§ Your goal: Output each line of the data word for word, from the first through the line that holds "Answer: -403523/2410715 ≈ -0.16739", and leave off whatever follows.

§ Data to use:
Content starts

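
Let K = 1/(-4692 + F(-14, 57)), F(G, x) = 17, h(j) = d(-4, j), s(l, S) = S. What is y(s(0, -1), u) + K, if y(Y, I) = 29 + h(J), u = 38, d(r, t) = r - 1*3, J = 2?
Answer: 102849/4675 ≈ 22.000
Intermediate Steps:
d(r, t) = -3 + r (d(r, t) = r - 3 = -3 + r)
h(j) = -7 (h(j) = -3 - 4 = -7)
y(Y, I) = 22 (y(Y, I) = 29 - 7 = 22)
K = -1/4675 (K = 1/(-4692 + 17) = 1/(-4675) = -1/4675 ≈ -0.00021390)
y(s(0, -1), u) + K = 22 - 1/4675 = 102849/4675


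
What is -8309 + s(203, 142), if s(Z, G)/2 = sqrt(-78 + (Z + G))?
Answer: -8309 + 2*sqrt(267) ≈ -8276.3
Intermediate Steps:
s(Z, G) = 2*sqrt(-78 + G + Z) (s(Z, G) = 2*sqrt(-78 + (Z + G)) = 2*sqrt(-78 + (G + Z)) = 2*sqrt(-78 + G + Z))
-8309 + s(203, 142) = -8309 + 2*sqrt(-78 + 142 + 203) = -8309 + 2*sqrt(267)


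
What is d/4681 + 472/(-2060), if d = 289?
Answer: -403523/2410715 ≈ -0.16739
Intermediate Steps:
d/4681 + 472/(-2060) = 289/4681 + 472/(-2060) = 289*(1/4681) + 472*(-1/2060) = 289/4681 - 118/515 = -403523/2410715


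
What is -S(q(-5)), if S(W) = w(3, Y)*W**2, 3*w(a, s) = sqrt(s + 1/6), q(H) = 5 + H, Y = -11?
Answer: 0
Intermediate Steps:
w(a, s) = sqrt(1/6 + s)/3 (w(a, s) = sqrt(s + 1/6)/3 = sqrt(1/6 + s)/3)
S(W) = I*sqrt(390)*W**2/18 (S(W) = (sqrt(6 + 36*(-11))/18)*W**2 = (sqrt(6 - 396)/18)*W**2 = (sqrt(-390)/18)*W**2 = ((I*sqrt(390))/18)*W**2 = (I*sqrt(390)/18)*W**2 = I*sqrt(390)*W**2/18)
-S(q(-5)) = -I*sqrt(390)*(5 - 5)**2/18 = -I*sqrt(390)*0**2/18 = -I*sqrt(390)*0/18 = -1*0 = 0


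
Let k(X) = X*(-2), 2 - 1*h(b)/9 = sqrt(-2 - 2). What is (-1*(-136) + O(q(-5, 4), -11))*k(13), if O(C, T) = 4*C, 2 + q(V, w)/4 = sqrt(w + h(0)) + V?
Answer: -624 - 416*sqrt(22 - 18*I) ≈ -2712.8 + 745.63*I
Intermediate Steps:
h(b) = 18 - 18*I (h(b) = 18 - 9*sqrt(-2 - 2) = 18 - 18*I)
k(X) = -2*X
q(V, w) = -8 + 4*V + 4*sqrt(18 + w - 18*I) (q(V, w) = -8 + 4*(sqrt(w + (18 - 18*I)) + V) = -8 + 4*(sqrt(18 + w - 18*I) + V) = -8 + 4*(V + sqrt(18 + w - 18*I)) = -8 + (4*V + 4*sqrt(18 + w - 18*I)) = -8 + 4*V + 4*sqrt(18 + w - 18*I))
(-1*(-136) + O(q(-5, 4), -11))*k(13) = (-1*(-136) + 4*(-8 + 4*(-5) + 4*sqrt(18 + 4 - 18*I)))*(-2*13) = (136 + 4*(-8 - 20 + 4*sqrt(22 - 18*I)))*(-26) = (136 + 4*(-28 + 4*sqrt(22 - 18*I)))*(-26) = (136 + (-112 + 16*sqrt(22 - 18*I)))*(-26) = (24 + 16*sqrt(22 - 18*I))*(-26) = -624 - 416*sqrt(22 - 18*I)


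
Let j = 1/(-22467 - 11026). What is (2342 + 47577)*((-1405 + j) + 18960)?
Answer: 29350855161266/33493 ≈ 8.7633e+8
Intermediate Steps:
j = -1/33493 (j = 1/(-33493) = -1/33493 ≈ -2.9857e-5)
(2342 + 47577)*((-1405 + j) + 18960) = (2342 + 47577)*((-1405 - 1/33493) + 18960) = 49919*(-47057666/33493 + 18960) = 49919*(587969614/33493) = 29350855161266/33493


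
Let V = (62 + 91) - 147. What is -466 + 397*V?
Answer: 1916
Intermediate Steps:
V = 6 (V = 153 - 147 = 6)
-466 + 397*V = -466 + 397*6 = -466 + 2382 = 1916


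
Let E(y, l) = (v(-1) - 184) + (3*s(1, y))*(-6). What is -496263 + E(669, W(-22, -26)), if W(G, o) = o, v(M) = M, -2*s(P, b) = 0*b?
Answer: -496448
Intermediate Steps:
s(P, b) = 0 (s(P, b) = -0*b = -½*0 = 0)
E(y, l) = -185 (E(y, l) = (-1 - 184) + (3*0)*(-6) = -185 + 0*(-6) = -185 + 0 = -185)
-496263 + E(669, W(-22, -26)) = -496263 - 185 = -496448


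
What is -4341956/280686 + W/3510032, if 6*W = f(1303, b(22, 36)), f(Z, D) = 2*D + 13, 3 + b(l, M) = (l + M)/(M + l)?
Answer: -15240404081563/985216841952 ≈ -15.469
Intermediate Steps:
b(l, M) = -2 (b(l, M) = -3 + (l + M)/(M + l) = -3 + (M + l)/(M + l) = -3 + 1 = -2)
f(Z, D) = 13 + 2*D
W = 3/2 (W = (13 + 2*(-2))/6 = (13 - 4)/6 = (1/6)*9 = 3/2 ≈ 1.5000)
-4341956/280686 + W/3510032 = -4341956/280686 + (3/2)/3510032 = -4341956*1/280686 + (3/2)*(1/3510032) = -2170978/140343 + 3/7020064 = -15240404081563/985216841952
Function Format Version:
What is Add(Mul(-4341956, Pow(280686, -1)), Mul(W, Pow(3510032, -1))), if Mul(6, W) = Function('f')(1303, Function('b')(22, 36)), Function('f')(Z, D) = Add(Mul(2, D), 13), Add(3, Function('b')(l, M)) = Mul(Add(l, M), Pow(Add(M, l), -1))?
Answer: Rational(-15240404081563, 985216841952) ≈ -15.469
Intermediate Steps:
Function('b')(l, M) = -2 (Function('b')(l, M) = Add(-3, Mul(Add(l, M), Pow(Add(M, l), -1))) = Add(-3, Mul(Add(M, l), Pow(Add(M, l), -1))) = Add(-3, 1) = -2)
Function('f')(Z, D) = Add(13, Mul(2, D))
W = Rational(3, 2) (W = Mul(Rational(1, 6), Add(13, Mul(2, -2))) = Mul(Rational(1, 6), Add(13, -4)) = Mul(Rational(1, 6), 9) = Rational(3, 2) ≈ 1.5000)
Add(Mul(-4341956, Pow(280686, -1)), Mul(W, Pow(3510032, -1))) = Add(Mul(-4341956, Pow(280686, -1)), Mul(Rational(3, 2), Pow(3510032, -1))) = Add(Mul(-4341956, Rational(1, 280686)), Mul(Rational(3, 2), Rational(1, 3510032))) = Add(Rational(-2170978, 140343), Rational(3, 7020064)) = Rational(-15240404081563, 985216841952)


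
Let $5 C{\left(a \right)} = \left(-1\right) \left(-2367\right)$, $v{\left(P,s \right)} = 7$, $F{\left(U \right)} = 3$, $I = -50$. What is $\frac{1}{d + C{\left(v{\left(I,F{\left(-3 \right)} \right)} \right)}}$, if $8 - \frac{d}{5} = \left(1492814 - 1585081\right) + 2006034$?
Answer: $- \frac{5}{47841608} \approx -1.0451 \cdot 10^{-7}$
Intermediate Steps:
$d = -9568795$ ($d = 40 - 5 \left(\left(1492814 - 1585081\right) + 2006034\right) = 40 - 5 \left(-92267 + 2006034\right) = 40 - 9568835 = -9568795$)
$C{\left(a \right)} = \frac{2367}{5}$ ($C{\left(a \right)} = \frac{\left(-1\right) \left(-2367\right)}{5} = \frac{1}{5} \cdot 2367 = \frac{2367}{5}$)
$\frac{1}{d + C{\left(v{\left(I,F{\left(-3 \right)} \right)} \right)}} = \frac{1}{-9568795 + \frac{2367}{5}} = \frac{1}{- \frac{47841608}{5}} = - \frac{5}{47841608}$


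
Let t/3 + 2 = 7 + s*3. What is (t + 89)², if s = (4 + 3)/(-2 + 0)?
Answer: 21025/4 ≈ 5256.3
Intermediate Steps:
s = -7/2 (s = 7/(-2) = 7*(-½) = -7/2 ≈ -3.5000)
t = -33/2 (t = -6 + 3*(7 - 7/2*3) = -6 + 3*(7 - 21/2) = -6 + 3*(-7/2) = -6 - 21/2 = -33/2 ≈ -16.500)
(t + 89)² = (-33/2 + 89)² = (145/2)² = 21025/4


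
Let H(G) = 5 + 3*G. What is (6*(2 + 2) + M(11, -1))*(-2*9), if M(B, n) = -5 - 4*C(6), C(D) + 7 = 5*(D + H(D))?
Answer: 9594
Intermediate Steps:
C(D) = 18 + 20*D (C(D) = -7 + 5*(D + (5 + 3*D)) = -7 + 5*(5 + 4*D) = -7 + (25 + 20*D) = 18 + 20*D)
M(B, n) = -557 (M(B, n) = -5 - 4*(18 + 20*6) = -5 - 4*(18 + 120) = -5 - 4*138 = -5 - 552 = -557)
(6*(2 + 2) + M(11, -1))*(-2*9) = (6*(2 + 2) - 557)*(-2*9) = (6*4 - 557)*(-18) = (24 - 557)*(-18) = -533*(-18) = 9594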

Content ends

§ Exercise response:
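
Let K = 1/(-4692 + F(-14, 57)), F(G, x) = 17, h(j) = d(-4, j), s(l, S) = S. What is y(s(0, -1), u) + K, if y(Y, I) = 29 + h(J), u = 38, d(r, t) = r - 1*3, J = 2?
Answer: 102849/4675 ≈ 22.000
Intermediate Steps:
d(r, t) = -3 + r (d(r, t) = r - 3 = -3 + r)
h(j) = -7 (h(j) = -3 - 4 = -7)
y(Y, I) = 22 (y(Y, I) = 29 - 7 = 22)
K = -1/4675 (K = 1/(-4692 + 17) = 1/(-4675) = -1/4675 ≈ -0.00021390)
y(s(0, -1), u) + K = 22 - 1/4675 = 102849/4675


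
What is -8309 + s(203, 142), if s(Z, G)/2 = sqrt(-78 + (Z + G))?
Answer: -8309 + 2*sqrt(267) ≈ -8276.3
Intermediate Steps:
s(Z, G) = 2*sqrt(-78 + G + Z) (s(Z, G) = 2*sqrt(-78 + (Z + G)) = 2*sqrt(-78 + (G + Z)) = 2*sqrt(-78 + G + Z))
-8309 + s(203, 142) = -8309 + 2*sqrt(-78 + 142 + 203) = -8309 + 2*sqrt(267)


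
What is d/4681 + 472/(-2060), if d = 289?
Answer: -403523/2410715 ≈ -0.16739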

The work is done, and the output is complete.